(Dataset excerpts)
*** Block opens ***

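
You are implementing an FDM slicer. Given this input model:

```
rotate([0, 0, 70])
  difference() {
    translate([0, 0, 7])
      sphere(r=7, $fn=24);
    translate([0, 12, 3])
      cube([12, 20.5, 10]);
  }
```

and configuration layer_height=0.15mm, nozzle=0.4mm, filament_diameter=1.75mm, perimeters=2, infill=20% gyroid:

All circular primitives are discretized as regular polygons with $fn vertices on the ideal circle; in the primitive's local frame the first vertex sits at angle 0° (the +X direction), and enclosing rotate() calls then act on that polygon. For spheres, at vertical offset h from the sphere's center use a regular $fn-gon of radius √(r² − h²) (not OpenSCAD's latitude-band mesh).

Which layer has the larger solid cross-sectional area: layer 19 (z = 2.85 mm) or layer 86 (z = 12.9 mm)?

layer 19 (z = 2.85 mm)

Layer 19 (z = 2.85): the sphere: section is a regular 24-gon, circumradius = √(r²−h²) = √(7²−4.15²) = 5.637 (area = (24/2)·5.637²·sin(360°/24) = 98.70 mm²); the cube at (0, 12) is not intersected at this z (z outside [3, 13]); Taking the first minus the rest: none of the subtracted shapes is present at this height, so the r=7 sphere is unchanged — area = 98.70 mm²; (whole slice rotated 70° about Z — lengths, areas and connectivity unchanged). So its area = 98.70 mm². Layer 86 (z = 12.9): the r=7 sphere slices to a regular 24-gon of circumradius 3.767 (√(r²−h²) with h=5.9 from center) (area = (24/2)·3.767²·sin(360°/24) = 44.07 mm²); the cube at (0, 12) is present — its section is the full 12×20.5 rectangle (area 246.00 mm²); After the difference (first − rest): starting from the r=7 sphere (44.07 mm²), the 12×20.5 cube at (0, 12) misses the remaining region (no effect) — area = 44.07 mm²; (whole slice rotated 70° about Z — lengths, areas and connectivity unchanged). So its area = 44.07 mm². Layer 19 is larger (98.70 vs 44.07 mm²).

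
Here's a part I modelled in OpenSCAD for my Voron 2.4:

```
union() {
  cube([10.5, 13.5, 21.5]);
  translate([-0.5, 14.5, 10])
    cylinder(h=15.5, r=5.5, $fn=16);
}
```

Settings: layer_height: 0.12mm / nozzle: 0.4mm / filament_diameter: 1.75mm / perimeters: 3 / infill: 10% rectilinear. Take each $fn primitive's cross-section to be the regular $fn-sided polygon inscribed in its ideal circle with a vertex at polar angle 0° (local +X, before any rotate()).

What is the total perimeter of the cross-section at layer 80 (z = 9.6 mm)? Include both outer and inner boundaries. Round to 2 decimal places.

At z = 9.6 mm: the cube (footprint 10.5×13.5) is included at this height (perimeter 48.00 mm); the cylinder at (-0.5, 14.5) is not intersected at this z (z outside [10, 25.5]); Merging all regions: only the 10.5×13.5 cube is present, so the union is just that shape — boundary = 48.00 mm. Overall, the cross-section is a single solid region. Total boundary length (outer) = 48.00 mm.

48.00 mm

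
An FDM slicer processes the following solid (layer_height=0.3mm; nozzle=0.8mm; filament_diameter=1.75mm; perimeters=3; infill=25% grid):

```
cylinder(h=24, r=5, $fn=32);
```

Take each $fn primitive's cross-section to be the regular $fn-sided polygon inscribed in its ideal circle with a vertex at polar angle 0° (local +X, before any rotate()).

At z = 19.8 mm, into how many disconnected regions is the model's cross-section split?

1

At z = 19.8 mm: the r=5 cylinder contributes a regular 32-gon of circumradius 5. The result has 1 disconnected region.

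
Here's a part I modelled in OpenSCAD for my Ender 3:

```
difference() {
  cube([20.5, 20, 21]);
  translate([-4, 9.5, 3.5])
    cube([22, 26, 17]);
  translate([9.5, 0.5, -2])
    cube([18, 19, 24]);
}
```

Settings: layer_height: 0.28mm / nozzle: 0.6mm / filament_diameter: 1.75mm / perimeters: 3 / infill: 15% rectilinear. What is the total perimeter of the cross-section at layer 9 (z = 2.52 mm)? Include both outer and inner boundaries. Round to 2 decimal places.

At z = 2.52 mm: the 20.5×20 cube contributes its full rectangle (perimeter 81.00 mm); the cube at (-4, 9.5) is not intersected at this z (z outside [3.5, 20.5]); the 18×19 cube at (9.5, 0.5) contributes its full rectangle (perimeter 74.00 mm); Subtracting the remaining from the first: starting from the 20.5×20 cube, the 18×19 cube at (9.5, 0.5) partially overlaps it — only the 209.00 mm² overlap (of its 342.00 mm²) is removed, clipping the outline — boundary = 103.00 mm. Overall, the cross-section is a single solid region. Total boundary length (outer) = 103.00 mm.

103.00 mm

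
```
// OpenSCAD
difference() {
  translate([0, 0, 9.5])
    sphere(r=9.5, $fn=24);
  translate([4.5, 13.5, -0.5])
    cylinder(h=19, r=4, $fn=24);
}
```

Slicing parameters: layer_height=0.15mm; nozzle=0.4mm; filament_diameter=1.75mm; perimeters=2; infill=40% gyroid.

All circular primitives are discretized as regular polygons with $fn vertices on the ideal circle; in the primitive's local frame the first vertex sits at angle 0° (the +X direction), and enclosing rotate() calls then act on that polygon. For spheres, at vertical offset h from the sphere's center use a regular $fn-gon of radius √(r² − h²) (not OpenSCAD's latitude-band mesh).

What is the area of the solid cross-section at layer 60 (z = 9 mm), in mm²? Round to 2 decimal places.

At z = 9 mm: the sphere: section is a regular 24-gon, circumradius = √(r²−h²) = √(9.5²−0.5²) = 9.487 (area = (24/2)·9.487²·sin(360°/24) = 279.52 mm²); the cylinder at (4.5, 13.5): section is a regular 24-gon, circumradius r=4 (area = (24/2)·4.000²·sin(360°/24) = 49.69 mm²); Subtracting the remaining from the first: starting from the r=9.5 sphere (279.52 mm²), the r=4 cylinder at (4.5, 13.5) misses the remaining region (no effect) — area = 279.52 mm². Overall, the cross-section is a single solid region. Net area = 279.52 mm².

279.52 mm²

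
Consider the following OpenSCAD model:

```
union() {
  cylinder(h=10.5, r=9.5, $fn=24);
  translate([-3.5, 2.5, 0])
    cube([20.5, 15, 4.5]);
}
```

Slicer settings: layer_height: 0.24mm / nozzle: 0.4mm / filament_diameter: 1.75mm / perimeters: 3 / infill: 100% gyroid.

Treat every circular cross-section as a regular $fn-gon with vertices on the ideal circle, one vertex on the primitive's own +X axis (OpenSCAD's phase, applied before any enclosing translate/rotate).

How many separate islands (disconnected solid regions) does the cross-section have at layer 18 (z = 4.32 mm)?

At z = 4.32 mm: the r=9.5 cylinder gives a regular 24-gon of circumradius 9.5 (constant along its height); the cube at (-3.5, 2.5) is present — its section is the full 20.5×15 rectangle; Combining (union): the regions partially overlap (shared area 70.28 mm²), so overlapping operands fuse into one piece — 1 connected region. Overall, the cross-section is a single solid region. Island count = 1.

1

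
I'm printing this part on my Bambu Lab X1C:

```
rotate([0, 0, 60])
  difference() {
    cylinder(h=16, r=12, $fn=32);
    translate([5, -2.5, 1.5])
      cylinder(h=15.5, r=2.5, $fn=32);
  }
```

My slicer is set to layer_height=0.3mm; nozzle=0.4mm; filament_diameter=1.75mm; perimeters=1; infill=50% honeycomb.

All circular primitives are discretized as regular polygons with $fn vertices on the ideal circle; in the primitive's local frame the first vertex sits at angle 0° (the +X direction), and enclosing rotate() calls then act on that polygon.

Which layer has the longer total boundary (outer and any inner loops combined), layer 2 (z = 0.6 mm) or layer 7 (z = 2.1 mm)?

Layer 2 (z = 0.6): the r=12 cylinder gives a regular 32-gon of circumradius 12 (constant along its height) (perimeter = 2·32·12.000·sin(180°/32) = 75.28 mm); the cylinder at (5, -2.5) does not reach this height (z outside [1.5, 17]); After the difference (first − rest): none of the subtracted shapes is present at this height, so the r=12 cylinder is unchanged — boundary = 75.28 mm; (rotated 60° about Z; rotation is an isometry so areas/perimeters/island counts are preserved). So its perimeter = 75.28 mm. Layer 7 (z = 2.1): the r=12 cylinder contributes a regular 32-gon of circumradius 12 (perimeter = 2·32·12.000·sin(180°/32) = 75.28 mm); the cylinder at (5, -2.5): section is a regular 32-gon, circumradius r=2.5 (perimeter = 2·32·2.500·sin(180°/32) = 15.68 mm); Subtracting the remaining from the first: starting from the r=12 cylinder, the r=2.5 cylinder at (5, -2.5) lies wholly inside it (removes its full 19.51 mm² and its 15.68 mm outline becomes a hole wall) — boundary (outer + 1 inner loop) = 90.96 mm; (rotated 60° about Z; rotation is an isometry so areas/perimeters/island counts are preserved). So its perimeter = 90.96 mm. Layer 7 is larger (90.96 vs 75.28 mm).

layer 7 (z = 2.1 mm)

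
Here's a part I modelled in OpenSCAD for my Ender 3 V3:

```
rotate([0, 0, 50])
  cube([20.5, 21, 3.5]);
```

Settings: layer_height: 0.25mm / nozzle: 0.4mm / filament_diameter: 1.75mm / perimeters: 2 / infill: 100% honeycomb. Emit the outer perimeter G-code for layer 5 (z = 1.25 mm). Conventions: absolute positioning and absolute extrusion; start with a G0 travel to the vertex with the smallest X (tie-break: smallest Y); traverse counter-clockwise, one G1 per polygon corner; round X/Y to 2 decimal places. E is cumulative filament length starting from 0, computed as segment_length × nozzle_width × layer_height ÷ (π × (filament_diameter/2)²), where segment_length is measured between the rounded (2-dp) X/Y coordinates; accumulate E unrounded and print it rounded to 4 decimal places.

At z = 1.25 mm: the cube (footprint 20.5×21) is included at this height; (rotated 50° about Z; rotation is an isometry so areas/perimeters/island counts are preserved). The outline is a single polygon with 4 vertices. Extrusion per mm of travel: 0.4 × 0.25 / (π × 0.875²) = 0.041575. Accumulating E over each segment gives final E = 3.4509.

G0 X-16.09 Y13.50 Z1.25
G1 X0.00 Y0.00 E0.8732
G1 X13.18 Y15.70 E1.7255
G1 X-2.91 Y29.20 E2.5987
G1 X-16.09 Y13.50 E3.4509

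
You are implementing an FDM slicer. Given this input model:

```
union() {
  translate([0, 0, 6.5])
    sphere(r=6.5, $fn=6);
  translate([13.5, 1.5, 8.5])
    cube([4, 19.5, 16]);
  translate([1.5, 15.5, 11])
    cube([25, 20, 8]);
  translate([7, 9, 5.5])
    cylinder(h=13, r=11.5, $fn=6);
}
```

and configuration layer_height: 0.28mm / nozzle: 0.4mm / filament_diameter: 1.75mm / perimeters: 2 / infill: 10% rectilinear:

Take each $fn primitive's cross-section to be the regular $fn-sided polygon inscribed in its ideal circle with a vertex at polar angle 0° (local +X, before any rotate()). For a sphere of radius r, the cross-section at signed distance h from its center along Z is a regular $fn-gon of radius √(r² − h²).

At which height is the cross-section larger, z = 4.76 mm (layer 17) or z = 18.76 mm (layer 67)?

layer 67 (z = 18.76 mm)

Layer 17 (z = 4.76): the sphere: section is a regular 6-gon, circumradius = √(r²−h²) = √(6.5²−1.74²) = 6.263 (area = (6/2)·6.263²·sin(360°/6) = 101.90 mm²); the cube at (13.5, 1.5) is not intersected at this z (z outside [8.5, 24.5]); the cube at (1.5, 15.5) is absent (z outside [11, 19]); the cylinder at (7, 9) is absent (z outside [5.5, 18.5]); Merging all regions: only the r=6.5 sphere is present, so the union is just that shape — area = 101.90 mm². So its area = 101.90 mm². Layer 67 (z = 18.76): the sphere is not intersected at this z (|z−center|=12.260 > r=6.5); the cube at (13.5, 1.5) (footprint 4×19.5) is included at this height (area 78.00 mm²); the cube at (1.5, 15.5) (footprint 25×20) is included at this height (area 500.00 mm²); the cylinder at (7, 9) is not intersected at this z (z outside [5.5, 18.5]); Merging all regions: the regions partially overlap — summed areas 578.00 mm² minus the doubly-counted overlap 22.00 mm² gives 556.00 mm² — area = 556.00 mm². So its area = 556.00 mm². Layer 67 is larger (556.00 vs 101.90 mm²).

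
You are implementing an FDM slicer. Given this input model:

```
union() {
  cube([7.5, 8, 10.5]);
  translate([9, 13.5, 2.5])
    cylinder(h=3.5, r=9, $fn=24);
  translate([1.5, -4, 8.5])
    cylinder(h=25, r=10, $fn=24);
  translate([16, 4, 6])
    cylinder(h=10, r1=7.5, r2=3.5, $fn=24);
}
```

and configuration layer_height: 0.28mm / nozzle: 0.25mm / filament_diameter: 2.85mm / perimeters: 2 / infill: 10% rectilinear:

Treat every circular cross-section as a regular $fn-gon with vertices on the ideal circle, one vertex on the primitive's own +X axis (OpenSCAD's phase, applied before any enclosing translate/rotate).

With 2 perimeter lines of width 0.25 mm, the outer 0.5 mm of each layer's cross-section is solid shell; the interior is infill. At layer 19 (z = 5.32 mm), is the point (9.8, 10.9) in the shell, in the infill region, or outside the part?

At z = 5.32 mm: the cube (footprint 7.5×8) is included at this height; the r=9 cylinder at (9, 13.5) contributes a regular 24-gon of circumradius 9; the cylinder at (1.5, -4) is not intersected at this z (z outside [8.5, 33.5]); the cone at (16, 4) is absent (z outside [6, 16]); Combining (union): the regions partially overlap (shared area 11.88 mm²), so overlapping operands fuse into one piece — 1 connected region. Overall, the cross-section is a single solid region. The nearest boundary edge runs (13.50, 5.71)→(11.33, 4.81); distance from the point to it = 6.21 mm. The point is inside the cross-section and 6.21 mm from the nearest boundary — more than the 0.5 mm shell width (2 × 0.25), so it's in the infill interior.

infill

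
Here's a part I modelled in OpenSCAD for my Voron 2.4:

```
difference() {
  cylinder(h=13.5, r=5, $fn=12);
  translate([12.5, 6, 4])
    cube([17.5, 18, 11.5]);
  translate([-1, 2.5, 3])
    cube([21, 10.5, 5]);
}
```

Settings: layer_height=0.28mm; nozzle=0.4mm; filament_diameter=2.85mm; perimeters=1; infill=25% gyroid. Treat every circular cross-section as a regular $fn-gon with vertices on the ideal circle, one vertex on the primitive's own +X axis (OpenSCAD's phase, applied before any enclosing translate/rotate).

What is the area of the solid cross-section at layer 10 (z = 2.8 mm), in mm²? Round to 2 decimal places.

At z = 2.8 mm: the cylinder: section is a regular 12-gon, circumradius r=5 (area = (12/2)·5.000²·sin(360°/12) = 75.00 mm²); the cube at (12.5, 6) is absent (z outside [4, 15.5]); the cube at (-1, 2.5) does not reach this height (z outside [3, 8]); Subtracting the remaining from the first: none of the subtracted shapes is present at this height, so the r=5 cylinder is unchanged — area = 75.00 mm². Overall, the cross-section is a single solid region. Net area = 75.00 mm².

75.00 mm²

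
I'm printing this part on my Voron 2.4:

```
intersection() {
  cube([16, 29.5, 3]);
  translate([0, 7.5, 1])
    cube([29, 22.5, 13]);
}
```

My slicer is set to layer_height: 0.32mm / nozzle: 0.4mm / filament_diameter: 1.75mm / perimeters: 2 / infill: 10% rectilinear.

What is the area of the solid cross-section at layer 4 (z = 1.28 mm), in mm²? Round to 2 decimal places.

352.00 mm²

At z = 1.28 mm: the 16×29.5 cube contributes its full rectangle (area 472.00 mm²); the 29×22.5 cube at (0, 7.5) contributes its full rectangle (area 652.50 mm²); Taking the intersection: the 29×22.5 cube at (0, 7.5) partially overlaps the 16×29.5 cube; clipping to the common part keeps 352.00 mm² — area = 352.00 mm². Overall, the cross-section is a single solid region. Net area = 352.00 mm².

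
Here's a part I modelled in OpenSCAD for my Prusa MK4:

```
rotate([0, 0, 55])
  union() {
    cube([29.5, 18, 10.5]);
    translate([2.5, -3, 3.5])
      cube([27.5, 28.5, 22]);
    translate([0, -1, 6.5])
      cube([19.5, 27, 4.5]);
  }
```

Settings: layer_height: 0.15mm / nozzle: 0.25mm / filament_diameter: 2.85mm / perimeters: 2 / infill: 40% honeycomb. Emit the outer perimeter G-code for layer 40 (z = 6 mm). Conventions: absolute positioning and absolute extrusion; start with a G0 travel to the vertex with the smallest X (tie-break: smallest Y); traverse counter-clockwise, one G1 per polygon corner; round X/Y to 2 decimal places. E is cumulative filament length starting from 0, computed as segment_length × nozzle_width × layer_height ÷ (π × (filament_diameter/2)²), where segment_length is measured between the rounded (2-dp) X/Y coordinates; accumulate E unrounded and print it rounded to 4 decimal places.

At z = 6 mm: the cube is present — its section is the full 29.5×18 rectangle; the cube at (2.5, -3) (footprint 27.5×28.5) is included at this height; the cube at (0, -1) does not reach this height (z outside [6.5, 11]); Combining (union): the regions partially overlap (shared area 486.00 mm²), so overlapping operands fuse into one piece — 1 connected region; (whole slice rotated 55° about Z — lengths, areas and connectivity unchanged). The outline is a single polygon with 8 vertices. Extrusion per mm of travel: 0.25 × 0.15 / (π × 1.425²) = 0.005878. Accumulating E over each segment gives final E = 0.6876.

G0 X-19.45 Y16.67 Z6.00
G1 X-13.31 Y12.37 E0.0441
G1 X-14.74 Y10.32 E0.0588
G1 X0.00 Y0.00 E0.1645
G1 X1.43 Y2.05 E0.1792
G1 X3.89 Y0.33 E0.1969
G1 X19.66 Y22.85 E0.3585
G1 X-3.68 Y39.20 E0.5260
G1 X-19.45 Y16.67 E0.6876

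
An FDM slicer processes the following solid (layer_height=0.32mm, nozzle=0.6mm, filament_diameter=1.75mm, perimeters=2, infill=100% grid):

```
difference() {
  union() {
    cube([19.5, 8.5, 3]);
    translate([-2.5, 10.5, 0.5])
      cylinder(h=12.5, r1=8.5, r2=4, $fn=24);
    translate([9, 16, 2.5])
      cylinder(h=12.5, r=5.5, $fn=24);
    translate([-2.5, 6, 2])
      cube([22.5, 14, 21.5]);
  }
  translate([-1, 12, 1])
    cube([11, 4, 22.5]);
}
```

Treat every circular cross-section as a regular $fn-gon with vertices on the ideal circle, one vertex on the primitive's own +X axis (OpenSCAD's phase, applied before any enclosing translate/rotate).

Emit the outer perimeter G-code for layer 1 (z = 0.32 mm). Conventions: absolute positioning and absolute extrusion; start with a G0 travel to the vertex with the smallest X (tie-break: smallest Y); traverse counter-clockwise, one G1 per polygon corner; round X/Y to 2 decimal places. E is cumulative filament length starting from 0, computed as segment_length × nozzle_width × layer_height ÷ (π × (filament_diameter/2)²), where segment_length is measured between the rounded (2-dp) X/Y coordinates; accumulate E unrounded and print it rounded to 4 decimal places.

At z = 0.32 mm: the cube is present — its section is the full 19.5×8.5 rectangle; the cone at (-2.5, 10.5) is absent (z outside [0.5, 13]); the cylinder at (9, 16) does not reach this height (z outside [2.5, 15]); the cube at (-2.5, 6) is not intersected at this z (z outside [2, 23.5]); Merging all regions: only the 19.5×8.5 cube is present, so the union is just that shape — 1 connected region; the cube at (-1, 12) is not intersected at this z (z outside [1, 23.5]); Subtracting the remaining from the first: none of the subtracted shapes is present at this height, so that combined region is unchanged — 1 connected region. The outline is a single polygon with 4 vertices. Extrusion per mm of travel: 0.6 × 0.32 / (π × 0.875²) = 0.079824. Accumulating E over each segment gives final E = 4.4702.

G0 X0.00 Y0.00 Z0.32
G1 X19.50 Y0.00 E1.5566
G1 X19.50 Y8.50 E2.2351
G1 X0.00 Y8.50 E3.7917
G1 X0.00 Y0.00 E4.4702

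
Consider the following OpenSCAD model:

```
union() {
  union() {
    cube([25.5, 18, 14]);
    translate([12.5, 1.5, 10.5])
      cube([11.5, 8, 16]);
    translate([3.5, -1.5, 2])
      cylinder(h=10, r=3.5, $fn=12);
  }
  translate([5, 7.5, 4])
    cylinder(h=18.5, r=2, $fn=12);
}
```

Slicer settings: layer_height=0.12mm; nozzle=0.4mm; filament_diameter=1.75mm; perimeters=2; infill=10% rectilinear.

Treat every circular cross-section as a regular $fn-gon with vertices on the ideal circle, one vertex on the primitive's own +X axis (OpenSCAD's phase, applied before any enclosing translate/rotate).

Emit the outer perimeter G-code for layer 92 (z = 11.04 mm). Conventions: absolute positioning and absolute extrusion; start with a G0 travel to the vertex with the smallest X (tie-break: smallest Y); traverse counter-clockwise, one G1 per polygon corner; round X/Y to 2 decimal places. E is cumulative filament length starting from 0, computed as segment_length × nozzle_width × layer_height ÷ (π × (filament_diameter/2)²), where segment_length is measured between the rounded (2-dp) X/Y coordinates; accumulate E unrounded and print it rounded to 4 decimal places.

G0 X0.00 Y-1.50 Z11.04
G1 X0.47 Y-3.25 E0.0362
G1 X1.75 Y-4.53 E0.0723
G1 X3.50 Y-5.00 E0.1084
G1 X5.25 Y-4.53 E0.1446
G1 X6.53 Y-3.25 E0.1807
G1 X7.00 Y-1.50 E0.2169
G1 X6.60 Y0.00 E0.2479
G1 X25.50 Y0.00 E0.6250
G1 X25.50 Y18.00 E0.9843
G1 X0.00 Y18.00 E1.4931
G1 X0.00 Y0.00 E1.8523
G1 X0.40 Y0.00 E1.8603
G1 X0.00 Y-1.50 E1.8913

At z = 11.04 mm: the 25.5×18 cube contributes its full rectangle; the cube at (12.5, 1.5) (footprint 11.5×8) is included at this height; the cylinder at (3.5, -1.5): section is a regular 12-gon, circumradius r=3.5; Taking the union: the regions partially overlap (shared area 100.48 mm²), so overlapping operands fuse into one piece — 1 connected region; the r=2 cylinder at (5, 7.5) gives a regular 12-gon of circumradius 2 (constant along its height); Merging all regions: the r=2 cylinder at (5, 7.5) lies entirely inside the result so far, so the union is just the result so far — 1 connected region. The outline is a single polygon with 13 vertices. Extrusion per mm of travel: 0.4 × 0.12 / (π × 0.875²) = 0.019956. Accumulating E over each segment gives final E = 1.8913.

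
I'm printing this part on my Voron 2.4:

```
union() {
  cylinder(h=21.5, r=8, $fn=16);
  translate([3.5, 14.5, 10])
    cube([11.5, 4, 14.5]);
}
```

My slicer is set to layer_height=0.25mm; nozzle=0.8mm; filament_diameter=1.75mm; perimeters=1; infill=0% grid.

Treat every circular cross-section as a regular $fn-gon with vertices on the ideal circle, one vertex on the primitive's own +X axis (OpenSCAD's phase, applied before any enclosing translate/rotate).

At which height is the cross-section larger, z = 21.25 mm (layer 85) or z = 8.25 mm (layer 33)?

layer 85 (z = 21.25 mm)

Layer 85 (z = 21.25): the cylinder: section is a regular 16-gon, circumradius r=8 (area = (16/2)·8.000²·sin(360°/16) = 195.93 mm²); the 11.5×4 cube at (3.5, 14.5) contributes its full rectangle (area 46.00 mm²); Taking the union: the 2 present regions are separate (no shared area or edge), so areas and boundary lengths simply add and each stays a separate island — area = 241.93 mm². So its area = 241.93 mm². Layer 33 (z = 8.25): the r=8 cylinder contributes a regular 16-gon of circumradius 8 (area = (16/2)·8.000²·sin(360°/16) = 195.93 mm²); the cube at (3.5, 14.5) is not intersected at this z (z outside [10, 24.5]); Taking the union: only the r=8 cylinder is present, so the union is just that shape — area = 195.93 mm². So its area = 195.93 mm². Layer 85 is larger (241.93 vs 195.93 mm²).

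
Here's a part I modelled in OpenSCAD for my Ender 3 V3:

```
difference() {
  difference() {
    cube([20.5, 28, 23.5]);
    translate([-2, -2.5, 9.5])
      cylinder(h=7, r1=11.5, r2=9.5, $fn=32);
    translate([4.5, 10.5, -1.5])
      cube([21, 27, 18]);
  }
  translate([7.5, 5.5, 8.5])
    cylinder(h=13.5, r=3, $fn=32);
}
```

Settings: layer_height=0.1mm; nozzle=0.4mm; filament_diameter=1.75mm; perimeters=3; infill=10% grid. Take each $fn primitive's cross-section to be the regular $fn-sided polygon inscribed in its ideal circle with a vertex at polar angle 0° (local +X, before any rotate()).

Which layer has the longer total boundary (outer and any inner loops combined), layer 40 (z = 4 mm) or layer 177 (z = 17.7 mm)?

layer 177 (z = 17.7 mm)

Layer 40 (z = 4): the cube (footprint 20.5×28) is included at this height (perimeter 97.00 mm); the cone at (-2, -2.5) does not reach this height (z outside [9.5, 16.5]); the cube at (4.5, 10.5) is present — its section is the full 21×27 rectangle (perimeter 96.00 mm); Subtracting the remaining from the first: starting from the 20.5×28 cube, the 21×27 cube at (4.5, 10.5) partially overlaps it — only the 280.00 mm² overlap (of its 567.00 mm²) is removed, clipping the outline — boundary = 97.00 mm; the cylinder at (7.5, 5.5) is absent (z outside [8.5, 22]); Subtracting the remaining from the first: none of the subtracted shapes is present at this height, so that combined region is unchanged — boundary = 97.00 mm. So its perimeter = 97.00 mm. Layer 177 (z = 17.7): the cube is present — its section is the full 20.5×28 rectangle (perimeter 97.00 mm); the cone at (-2, -2.5) is not intersected at this z (z outside [9.5, 16.5]); the cube at (4.5, 10.5) does not reach this height (z outside [-1.5, 16.5]); Taking the first minus the rest: none of the subtracted shapes is present at this height, so the 20.5×28 cube is unchanged — boundary = 97.00 mm; the r=3 cylinder at (7.5, 5.5) gives a regular 32-gon of circumradius 3 (constant along its height) (perimeter = 2·32·3.000·sin(180°/32) = 18.82 mm); After the difference (first − rest): starting from that combined region, the r=3 cylinder at (7.5, 5.5) lies wholly inside it (removes its full 28.09 mm² and its 18.82 mm outline becomes a hole wall) — boundary (outer + 1 inner loop) = 115.82 mm. So its perimeter = 115.82 mm. Layer 177 is larger (115.82 vs 97.00 mm).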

*** Block closes ***

Check each line of the records for the string "processes" and copy those that have it.

• **TASK ANSWER**
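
An FDM slicer processes the following solid (layer_height=0.3mm; nozzle=0.8mm; filament_diameter=1.75mm; perimeters=3; infill=25% grid):
An FDM slicer processes the following solid (layer_height=0.32mm, nozzle=0.6mm, filament_diameter=1.75mm, perimeters=2, infill=100% grid):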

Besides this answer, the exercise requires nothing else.